_WORK INSTRUCTIONS_
Each entry should be quoted word for word, including every mark of punctuation.

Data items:
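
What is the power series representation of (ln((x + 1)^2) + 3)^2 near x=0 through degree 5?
-14·x^5/15 + 2·x^4/3 - 2·x^2 + 12·x + 9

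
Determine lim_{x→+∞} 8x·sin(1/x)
As x → +∞: let u = 1/x → 0⁺; then 8·x·sin(1/x) = 8·1·sin(u)/u → 8·1·1 = 8.
Limit = 8.

Final answer: 8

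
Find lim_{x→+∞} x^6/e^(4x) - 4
The quotient is an ∞/∞ indeterminate form as x → +∞.
The exponential denominator e^(4x) dominates the polynomial numerator (e^x ≫ x^6 as x → ∞), so the quotient → 0.
Adding the constant: 0 - 4 = -4. Limit = -4.

Final answer: -4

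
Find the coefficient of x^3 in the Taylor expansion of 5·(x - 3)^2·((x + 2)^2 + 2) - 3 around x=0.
Expand to order 3: 5·(x - 3)^2·((x + 2)^2 + 2) - 3 = -10·x^3 - 45·x^2 + 267 + O(x^4).
The coefficient of x^3 is -10.

Final answer: -10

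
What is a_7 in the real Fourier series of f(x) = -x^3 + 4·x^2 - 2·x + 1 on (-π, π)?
a_7 = (1/π) ∫_{-π}^{π} f(x)·cos(7x) dx.
Evaluate the integral (use parity and integration by parts as needed): a_7 = -16/49.

Final answer: -16/49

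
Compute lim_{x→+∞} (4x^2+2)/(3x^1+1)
This is an ∞/∞ indeterminate form as x → +∞.
Divide numerator and denominator by x^2 and let the lower-order terms vanish; the numerator's degree 2 exceeds the denominator's degree 1, so the quotient diverges.
Limit = ∞.

Final answer: ∞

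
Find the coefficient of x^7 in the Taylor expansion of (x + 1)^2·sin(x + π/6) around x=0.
Expand to order 7: (x + 1)^2·sin(x + π/6) = x^7·(-1/720 + 41·√(3)/10080) + x^6·(√(3)/120 + 29/1440) + x^5·(1/24 - 19·√(3)/240) + x^4·(-√(3)/6 - 11/48) + x^3·(-1/2 + 5·√(3)/12) + x^2·(1/4 + √(3)) + x·(√(3)/2 + 1) + 1/2 + O(x^8).
The coefficient of x^7 is -1/720 + 41·√(3)/10080.

Final answer: -1/720 + 41·√(3)/10080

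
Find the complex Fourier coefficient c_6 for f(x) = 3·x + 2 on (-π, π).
Compute the real Fourier coefficients first: a_6 = 0, b_6 = -1.
Then c_6 = (a_6 − i·b_6)/2 = i/2.

Final answer: i/2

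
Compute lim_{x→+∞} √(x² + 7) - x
This is an ∞ − ∞ indeterminate form.
Multiply and divide by the conjugate √(x²+7) + x; the x² terms cancel, leaving 7/(√(x²+7)+x) → 0.
Limit = 0.

Final answer: 0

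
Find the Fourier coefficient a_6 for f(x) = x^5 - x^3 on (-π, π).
a_6 = (1/π) ∫_{-π}^{π} f(x)·cos(6x) dx.
Evaluate the integral (use parity and integration by parts as needed): a_6 = 0.

Final answer: 0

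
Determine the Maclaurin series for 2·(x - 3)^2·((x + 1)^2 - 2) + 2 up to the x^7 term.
2·x^4 - 8·x^3 - 8·x^2 + 48·x - 16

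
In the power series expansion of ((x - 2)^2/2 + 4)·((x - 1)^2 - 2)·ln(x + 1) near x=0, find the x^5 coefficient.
Expand to order 5: ((x - 2)^2/2 + 4)·((x - 1)^2 - 2)·ln(x + 1) = 97·x^5/15 - 115·x^4/12 + 25·x^3/2 - 7·x^2 - 6·x + O(x^6).
The coefficient of x^5 is 97/15.

Final answer: 97/15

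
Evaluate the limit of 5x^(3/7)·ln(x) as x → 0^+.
This is a 0·∞ indeterminate form at x → 0⁺.
Rewrite the product as 5·ln(x) / x^(-3/7) and apply L'Hôpital, or use the standard hierarchy x^(-3/7) ≫ |ln x| as x → 0⁺.
The indeterminate product → 0, so the limit = 0.

Final answer: 0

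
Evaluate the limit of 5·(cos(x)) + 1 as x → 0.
Direct substitution at x = 0 gives 6.

Final answer: 6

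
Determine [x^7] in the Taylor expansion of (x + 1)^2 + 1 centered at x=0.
Expand to order 7: (x + 1)^2 + 1 = x^2 + 2·x + 2 + O(x^8).
The coefficient of x^7 is 0.

Final answer: 0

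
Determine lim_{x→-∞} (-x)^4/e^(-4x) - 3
The quotient is an ∞/∞ indeterminate form as x → -∞.
Compare growth rates of the dominant terms (exponentials ≫ polynomials ≫ logarithms), or apply L'Hôpital's rule; the quotient → 0.
Adding the constant: 0 - 3 = -3. Limit = -3.

Final answer: -3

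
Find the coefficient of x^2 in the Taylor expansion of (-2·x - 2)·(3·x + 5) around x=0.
Expand to order 2: (-2·x - 2)·(3·x + 5) = -6·x^2 - 16·x - 10 + O(x^3).
The coefficient of x^2 is -6.

Final answer: -6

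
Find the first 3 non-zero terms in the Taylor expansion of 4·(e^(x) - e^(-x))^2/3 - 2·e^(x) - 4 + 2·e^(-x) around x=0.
16·x^2/3 - 4·x - 4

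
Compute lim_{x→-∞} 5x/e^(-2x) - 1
The quotient is an ∞/∞ indeterminate form as x → -∞.
Compare growth rates of the dominant terms (exponentials ≫ polynomials ≫ logarithms), or apply L'Hôpital's rule; the quotient → 0.
Adding the constant: 0 - 1 = -1. Limit = -1.

Final answer: -1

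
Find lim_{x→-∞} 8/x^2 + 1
Evaluate the dominant behaviour as x → -∞; each term tends to a finite value or vanishes.
Limit = 1.

Final answer: 1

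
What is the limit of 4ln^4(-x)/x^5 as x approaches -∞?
This is an ∞/∞ indeterminate form as x → -∞.
Compare growth rates of the dominant terms (exponentials ≫ polynomials ≫ logarithms), or apply L'Hôpital's rule; the quotient → 0.
Limit = 0.

Final answer: 0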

_WRITTEN ANSWER_
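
What is the power series representation of (ln((x + 1)^2) + 3)^2 near x=0 through degree 5?
-14·x^5/15 + 2·x^4/3 - 2·x^2 + 12·x + 9

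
Determine lim_{x→+∞} 8x·sin(1/x)
As x → +∞: let u = 1/x → 0⁺; then 8·x·sin(1/x) = 8·1·sin(u)/u → 8·1·1 = 8.
Limit = 8.

Final answer: 8

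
Find lim_{x→+∞} x^6/e^(4x) - 4
The quotient is an ∞/∞ indeterminate form as x → +∞.
The exponential denominator e^(4x) dominates the polynomial numerator (e^x ≫ x^6 as x → ∞), so the quotient → 0.
Adding the constant: 0 - 4 = -4. Limit = -4.

Final answer: -4

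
Find the coefficient of x^3 in the Taylor expansion of 5·(x - 3)^2·((x + 2)^2 + 2) - 3 around x=0.
Expand to order 3: 5·(x - 3)^2·((x + 2)^2 + 2) - 3 = -10·x^3 - 45·x^2 + 267 + O(x^4).
The coefficient of x^3 is -10.

Final answer: -10

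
What is a_7 in the real Fourier series of f(x) = -x^3 + 4·x^2 - 2·x + 1 on (-π, π)?
a_7 = (1/π) ∫_{-π}^{π} f(x)·cos(7x) dx.
Evaluate the integral (use parity and integration by parts as needed): a_7 = -16/49.

Final answer: -16/49

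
Compute lim_{x→+∞} (4x^2+2)/(3x^1+1)
This is an ∞/∞ indeterminate form as x → +∞.
Divide numerator and denominator by x^2 and let the lower-order terms vanish; the numerator's degree 2 exceeds the denominator's degree 1, so the quotient diverges.
Limit = ∞.

Final answer: ∞

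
Find the coefficient of x^7 in the Taylor expansion of (x + 1)^2·sin(x + π/6) around x=0.
Expand to order 7: (x + 1)^2·sin(x + π/6) = x^7·(-1/720 + 41·√(3)/10080) + x^6·(√(3)/120 + 29/1440) + x^5·(1/24 - 19·√(3)/240) + x^4·(-√(3)/6 - 11/48) + x^3·(-1/2 + 5·√(3)/12) + x^2·(1/4 + √(3)) + x·(√(3)/2 + 1) + 1/2 + O(x^8).
The coefficient of x^7 is -1/720 + 41·√(3)/10080.

Final answer: -1/720 + 41·√(3)/10080

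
Find the complex Fourier coefficient c_6 for f(x) = 3·x + 2 on (-π, π).
Compute the real Fourier coefficients first: a_6 = 0, b_6 = -1.
Then c_6 = (a_6 − i·b_6)/2 = i/2.

Final answer: i/2

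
Compute lim_{x→+∞} √(x² + 7) - x
This is an ∞ − ∞ indeterminate form.
Multiply and divide by the conjugate √(x²+7) + x; the x² terms cancel, leaving 7/(√(x²+7)+x) → 0.
Limit = 0.

Final answer: 0

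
Find the Fourier coefficient a_6 for f(x) = x^5 - x^3 on (-π, π).
a_6 = (1/π) ∫_{-π}^{π} f(x)·cos(6x) dx.
Evaluate the integral (use parity and integration by parts as needed): a_6 = 0.

Final answer: 0

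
Determine the Maclaurin series for 2·(x - 3)^2·((x + 1)^2 - 2) + 2 up to the x^7 term.
2·x^4 - 8·x^3 - 8·x^2 + 48·x - 16

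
In the power series expansion of ((x - 2)^2/2 + 4)·((x - 1)^2 - 2)·ln(x + 1) near x=0, find the x^5 coefficient.
Expand to order 5: ((x - 2)^2/2 + 4)·((x - 1)^2 - 2)·ln(x + 1) = 97·x^5/15 - 115·x^4/12 + 25·x^3/2 - 7·x^2 - 6·x + O(x^6).
The coefficient of x^5 is 97/15.

Final answer: 97/15

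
Evaluate the limit of 5x^(3/7)·ln(x) as x → 0^+.
This is a 0·∞ indeterminate form at x → 0⁺.
Rewrite the product as 5·ln(x) / x^(-3/7) and apply L'Hôpital, or use the standard hierarchy x^(-3/7) ≫ |ln x| as x → 0⁺.
The indeterminate product → 0, so the limit = 0.

Final answer: 0

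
Evaluate the limit of 5·(cos(x)) + 1 as x → 0.
Direct substitution at x = 0 gives 6.

Final answer: 6

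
Determine [x^7] in the Taylor expansion of (x + 1)^2 + 1 centered at x=0.
Expand to order 7: (x + 1)^2 + 1 = x^2 + 2·x + 2 + O(x^8).
The coefficient of x^7 is 0.

Final answer: 0

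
Determine lim_{x→-∞} (-x)^4/e^(-4x) - 3
The quotient is an ∞/∞ indeterminate form as x → -∞.
Compare growth rates of the dominant terms (exponentials ≫ polynomials ≫ logarithms), or apply L'Hôpital's rule; the quotient → 0.
Adding the constant: 0 - 3 = -3. Limit = -3.

Final answer: -3

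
Find the coefficient of x^2 in the Taylor expansion of (-2·x - 2)·(3·x + 5) around x=0.
Expand to order 2: (-2·x - 2)·(3·x + 5) = -6·x^2 - 16·x - 10 + O(x^3).
The coefficient of x^2 is -6.

Final answer: -6

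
Find the first 3 non-zero terms in the Taylor expansion of 4·(e^(x) - e^(-x))^2/3 - 2·e^(x) - 4 + 2·e^(-x) around x=0.
16·x^2/3 - 4·x - 4

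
Compute lim_{x→-∞} 5x/e^(-2x) - 1
The quotient is an ∞/∞ indeterminate form as x → -∞.
Compare growth rates of the dominant terms (exponentials ≫ polynomials ≫ logarithms), or apply L'Hôpital's rule; the quotient → 0.
Adding the constant: 0 - 1 = -1. Limit = -1.

Final answer: -1

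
Find lim_{x→-∞} 8/x^2 + 1
Evaluate the dominant behaviour as x → -∞; each term tends to a finite value or vanishes.
Limit = 1.

Final answer: 1

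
What is the limit of 4ln^4(-x)/x^5 as x approaches -∞?
This is an ∞/∞ indeterminate form as x → -∞.
Compare growth rates of the dominant terms (exponentials ≫ polynomials ≫ logarithms), or apply L'Hôpital's rule; the quotient → 0.
Limit = 0.

Final answer: 0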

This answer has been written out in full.